INSTRUCTIONS FOR THE TASK: The response must consist of all the records, retyped exactly.

══════════════════════════════

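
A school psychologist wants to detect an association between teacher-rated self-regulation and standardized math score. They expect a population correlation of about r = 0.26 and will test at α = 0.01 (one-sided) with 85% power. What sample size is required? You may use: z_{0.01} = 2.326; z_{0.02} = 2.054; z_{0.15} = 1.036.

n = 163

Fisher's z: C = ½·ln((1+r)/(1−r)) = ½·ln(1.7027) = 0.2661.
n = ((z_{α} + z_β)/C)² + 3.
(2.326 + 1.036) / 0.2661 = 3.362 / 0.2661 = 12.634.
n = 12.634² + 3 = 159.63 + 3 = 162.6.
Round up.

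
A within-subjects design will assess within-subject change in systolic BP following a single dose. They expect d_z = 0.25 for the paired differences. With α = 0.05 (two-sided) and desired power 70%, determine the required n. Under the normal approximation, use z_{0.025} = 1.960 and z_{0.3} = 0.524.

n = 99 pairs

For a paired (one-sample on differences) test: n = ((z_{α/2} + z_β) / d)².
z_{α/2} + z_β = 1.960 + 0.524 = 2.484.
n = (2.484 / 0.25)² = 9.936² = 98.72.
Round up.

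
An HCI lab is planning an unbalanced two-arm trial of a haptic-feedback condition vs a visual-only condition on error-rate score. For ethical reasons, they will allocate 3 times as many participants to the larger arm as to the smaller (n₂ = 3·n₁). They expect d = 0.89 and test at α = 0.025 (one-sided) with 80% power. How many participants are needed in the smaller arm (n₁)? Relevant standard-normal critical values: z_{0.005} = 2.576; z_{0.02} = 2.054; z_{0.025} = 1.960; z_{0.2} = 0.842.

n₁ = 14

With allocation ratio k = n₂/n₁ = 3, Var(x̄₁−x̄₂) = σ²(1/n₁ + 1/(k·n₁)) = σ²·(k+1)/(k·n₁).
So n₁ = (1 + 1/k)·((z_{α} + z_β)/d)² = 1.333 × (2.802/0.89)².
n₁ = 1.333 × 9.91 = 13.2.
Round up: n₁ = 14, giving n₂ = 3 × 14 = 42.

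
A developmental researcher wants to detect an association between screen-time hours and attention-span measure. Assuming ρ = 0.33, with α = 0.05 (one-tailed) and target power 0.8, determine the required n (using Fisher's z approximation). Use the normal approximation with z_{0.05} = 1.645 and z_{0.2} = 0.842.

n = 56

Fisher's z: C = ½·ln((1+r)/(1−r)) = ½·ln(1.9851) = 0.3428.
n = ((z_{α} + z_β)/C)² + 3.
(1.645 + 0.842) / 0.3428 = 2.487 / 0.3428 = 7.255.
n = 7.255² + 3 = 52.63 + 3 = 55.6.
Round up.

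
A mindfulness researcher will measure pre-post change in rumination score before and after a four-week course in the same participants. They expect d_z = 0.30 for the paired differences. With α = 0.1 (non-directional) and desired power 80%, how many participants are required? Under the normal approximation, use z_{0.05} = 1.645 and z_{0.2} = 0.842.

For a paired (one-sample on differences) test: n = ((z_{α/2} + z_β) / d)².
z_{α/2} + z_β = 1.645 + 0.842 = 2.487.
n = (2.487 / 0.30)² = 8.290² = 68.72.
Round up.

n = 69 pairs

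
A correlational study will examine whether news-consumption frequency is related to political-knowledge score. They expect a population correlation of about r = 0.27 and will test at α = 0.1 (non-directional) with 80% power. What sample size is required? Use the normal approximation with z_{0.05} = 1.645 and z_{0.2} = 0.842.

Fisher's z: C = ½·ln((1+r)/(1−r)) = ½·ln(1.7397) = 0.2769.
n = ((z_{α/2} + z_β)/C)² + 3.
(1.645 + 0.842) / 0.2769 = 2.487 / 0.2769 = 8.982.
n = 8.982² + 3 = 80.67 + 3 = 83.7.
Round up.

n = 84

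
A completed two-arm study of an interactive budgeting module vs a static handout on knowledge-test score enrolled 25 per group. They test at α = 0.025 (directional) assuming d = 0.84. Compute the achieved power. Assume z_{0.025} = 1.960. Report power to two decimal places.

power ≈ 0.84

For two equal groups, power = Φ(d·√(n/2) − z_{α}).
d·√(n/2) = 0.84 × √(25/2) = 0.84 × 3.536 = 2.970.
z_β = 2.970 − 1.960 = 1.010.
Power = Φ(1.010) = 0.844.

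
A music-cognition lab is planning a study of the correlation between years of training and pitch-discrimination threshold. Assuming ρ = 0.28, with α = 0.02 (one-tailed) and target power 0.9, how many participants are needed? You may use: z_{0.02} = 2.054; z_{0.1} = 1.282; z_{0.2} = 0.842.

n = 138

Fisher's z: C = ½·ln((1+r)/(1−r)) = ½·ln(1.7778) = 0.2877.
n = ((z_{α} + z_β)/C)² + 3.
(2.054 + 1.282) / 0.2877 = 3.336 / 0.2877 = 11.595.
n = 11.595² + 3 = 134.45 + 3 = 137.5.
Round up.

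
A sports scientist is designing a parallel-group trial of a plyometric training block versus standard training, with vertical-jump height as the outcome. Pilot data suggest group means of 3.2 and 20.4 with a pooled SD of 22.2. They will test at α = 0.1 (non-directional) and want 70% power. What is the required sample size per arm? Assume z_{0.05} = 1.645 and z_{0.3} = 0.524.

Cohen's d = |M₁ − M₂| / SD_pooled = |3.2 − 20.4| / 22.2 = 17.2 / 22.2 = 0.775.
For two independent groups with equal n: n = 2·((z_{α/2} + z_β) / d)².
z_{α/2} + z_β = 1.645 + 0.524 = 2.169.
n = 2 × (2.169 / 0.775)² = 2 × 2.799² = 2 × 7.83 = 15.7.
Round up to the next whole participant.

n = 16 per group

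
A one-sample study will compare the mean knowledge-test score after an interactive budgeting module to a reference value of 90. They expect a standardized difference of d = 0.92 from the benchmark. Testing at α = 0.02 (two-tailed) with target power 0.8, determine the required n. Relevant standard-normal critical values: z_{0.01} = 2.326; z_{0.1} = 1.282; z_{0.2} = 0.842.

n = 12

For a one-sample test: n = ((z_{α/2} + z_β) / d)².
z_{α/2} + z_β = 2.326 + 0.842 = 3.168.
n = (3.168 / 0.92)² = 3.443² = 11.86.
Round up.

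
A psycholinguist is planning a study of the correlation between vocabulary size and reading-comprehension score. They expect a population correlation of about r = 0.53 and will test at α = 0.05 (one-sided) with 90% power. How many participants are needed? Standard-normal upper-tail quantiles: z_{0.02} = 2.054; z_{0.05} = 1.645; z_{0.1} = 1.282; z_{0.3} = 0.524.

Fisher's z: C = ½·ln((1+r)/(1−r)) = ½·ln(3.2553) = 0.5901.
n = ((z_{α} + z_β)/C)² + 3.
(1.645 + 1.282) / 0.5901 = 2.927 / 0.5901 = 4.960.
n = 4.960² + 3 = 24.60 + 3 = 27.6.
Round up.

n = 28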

══════════════════════════════

TASK SOLUTION:
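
A school psychologist wants to detect an association between teacher-rated self-regulation and standardized math score. They expect a population correlation of about r = 0.26 and will test at α = 0.01 (one-sided) with 85% power. What sample size is required? You may use: z_{0.01} = 2.326; z_{0.02} = 2.054; z_{0.15} = 1.036.

n = 163

Fisher's z: C = ½·ln((1+r)/(1−r)) = ½·ln(1.7027) = 0.2661.
n = ((z_{α} + z_β)/C)² + 3.
(2.326 + 1.036) / 0.2661 = 3.362 / 0.2661 = 12.634.
n = 12.634² + 3 = 159.63 + 3 = 162.6.
Round up.

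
A within-subjects design will assess within-subject change in systolic BP following a single dose. They expect d_z = 0.25 for the paired differences. With α = 0.05 (two-sided) and desired power 70%, determine the required n. Under the normal approximation, use z_{0.025} = 1.960 and z_{0.3} = 0.524.

n = 99 pairs

For a paired (one-sample on differences) test: n = ((z_{α/2} + z_β) / d)².
z_{α/2} + z_β = 1.960 + 0.524 = 2.484.
n = (2.484 / 0.25)² = 9.936² = 98.72.
Round up.

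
An HCI lab is planning an unbalanced two-arm trial of a haptic-feedback condition vs a visual-only condition on error-rate score. For ethical reasons, they will allocate 3 times as many participants to the larger arm as to the smaller (n₂ = 3·n₁). They expect d = 0.89 and test at α = 0.025 (one-sided) with 80% power. How many participants are needed in the smaller arm (n₁)? Relevant standard-normal critical values: z_{0.005} = 2.576; z_{0.02} = 2.054; z_{0.025} = 1.960; z_{0.2} = 0.842.

n₁ = 14

With allocation ratio k = n₂/n₁ = 3, Var(x̄₁−x̄₂) = σ²(1/n₁ + 1/(k·n₁)) = σ²·(k+1)/(k·n₁).
So n₁ = (1 + 1/k)·((z_{α} + z_β)/d)² = 1.333 × (2.802/0.89)².
n₁ = 1.333 × 9.91 = 13.2.
Round up: n₁ = 14, giving n₂ = 3 × 14 = 42.

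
A developmental researcher wants to detect an association between screen-time hours and attention-span measure. Assuming ρ = 0.33, with α = 0.05 (one-tailed) and target power 0.8, determine the required n (using Fisher's z approximation). Use the normal approximation with z_{0.05} = 1.645 and z_{0.2} = 0.842.

n = 56

Fisher's z: C = ½·ln((1+r)/(1−r)) = ½·ln(1.9851) = 0.3428.
n = ((z_{α} + z_β)/C)² + 3.
(1.645 + 0.842) / 0.3428 = 2.487 / 0.3428 = 7.255.
n = 7.255² + 3 = 52.63 + 3 = 55.6.
Round up.

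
A mindfulness researcher will measure pre-post change in rumination score before and after a four-week course in the same participants. They expect d_z = 0.30 for the paired differences. With α = 0.1 (non-directional) and desired power 80%, how many participants are required? Under the normal approximation, use z_{0.05} = 1.645 and z_{0.2} = 0.842.

For a paired (one-sample on differences) test: n = ((z_{α/2} + z_β) / d)².
z_{α/2} + z_β = 1.645 + 0.842 = 2.487.
n = (2.487 / 0.30)² = 8.290² = 68.72.
Round up.

n = 69 pairs

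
A correlational study will examine whether news-consumption frequency is related to political-knowledge score. They expect a population correlation of about r = 0.27 and will test at α = 0.1 (non-directional) with 80% power. What sample size is required? Use the normal approximation with z_{0.05} = 1.645 and z_{0.2} = 0.842.

Fisher's z: C = ½·ln((1+r)/(1−r)) = ½·ln(1.7397) = 0.2769.
n = ((z_{α/2} + z_β)/C)² + 3.
(1.645 + 0.842) / 0.2769 = 2.487 / 0.2769 = 8.982.
n = 8.982² + 3 = 80.67 + 3 = 83.7.
Round up.

n = 84

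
A completed two-arm study of an interactive budgeting module vs a static handout on knowledge-test score enrolled 25 per group. They test at α = 0.025 (directional) assuming d = 0.84. Compute the achieved power. Assume z_{0.025} = 1.960. Report power to two decimal places.

power ≈ 0.84

For two equal groups, power = Φ(d·√(n/2) − z_{α}).
d·√(n/2) = 0.84 × √(25/2) = 0.84 × 3.536 = 2.970.
z_β = 2.970 − 1.960 = 1.010.
Power = Φ(1.010) = 0.844.

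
A music-cognition lab is planning a study of the correlation between years of training and pitch-discrimination threshold. Assuming ρ = 0.28, with α = 0.02 (one-tailed) and target power 0.9, how many participants are needed? You may use: z_{0.02} = 2.054; z_{0.1} = 1.282; z_{0.2} = 0.842.

n = 138

Fisher's z: C = ½·ln((1+r)/(1−r)) = ½·ln(1.7778) = 0.2877.
n = ((z_{α} + z_β)/C)² + 3.
(2.054 + 1.282) / 0.2877 = 3.336 / 0.2877 = 11.595.
n = 11.595² + 3 = 134.45 + 3 = 137.5.
Round up.

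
A sports scientist is designing a parallel-group trial of a plyometric training block versus standard training, with vertical-jump height as the outcome. Pilot data suggest group means of 3.2 and 20.4 with a pooled SD of 22.2. They will test at α = 0.1 (non-directional) and want 70% power. What is the required sample size per arm? Assume z_{0.05} = 1.645 and z_{0.3} = 0.524.

Cohen's d = |M₁ − M₂| / SD_pooled = |3.2 − 20.4| / 22.2 = 17.2 / 22.2 = 0.775.
For two independent groups with equal n: n = 2·((z_{α/2} + z_β) / d)².
z_{α/2} + z_β = 1.645 + 0.524 = 2.169.
n = 2 × (2.169 / 0.775)² = 2 × 2.799² = 2 × 7.83 = 15.7.
Round up to the next whole participant.

n = 16 per group

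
A one-sample study will compare the mean knowledge-test score after an interactive budgeting module to a reference value of 90. They expect a standardized difference of d = 0.92 from the benchmark. Testing at α = 0.02 (two-tailed) with target power 0.8, determine the required n. Relevant standard-normal critical values: z_{0.01} = 2.326; z_{0.1} = 1.282; z_{0.2} = 0.842.

n = 12

For a one-sample test: n = ((z_{α/2} + z_β) / d)².
z_{α/2} + z_β = 2.326 + 0.842 = 3.168.
n = (3.168 / 0.92)² = 3.443² = 11.86.
Round up.

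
A psycholinguist is planning a study of the correlation between vocabulary size and reading-comprehension score. They expect a population correlation of about r = 0.53 and will test at α = 0.05 (one-sided) with 90% power. How many participants are needed? Standard-normal upper-tail quantiles: z_{0.02} = 2.054; z_{0.05} = 1.645; z_{0.1} = 1.282; z_{0.3} = 0.524.

Fisher's z: C = ½·ln((1+r)/(1−r)) = ½·ln(3.2553) = 0.5901.
n = ((z_{α} + z_β)/C)² + 3.
(1.645 + 1.282) / 0.5901 = 2.927 / 0.5901 = 4.960.
n = 4.960² + 3 = 24.60 + 3 = 27.6.
Round up.

n = 28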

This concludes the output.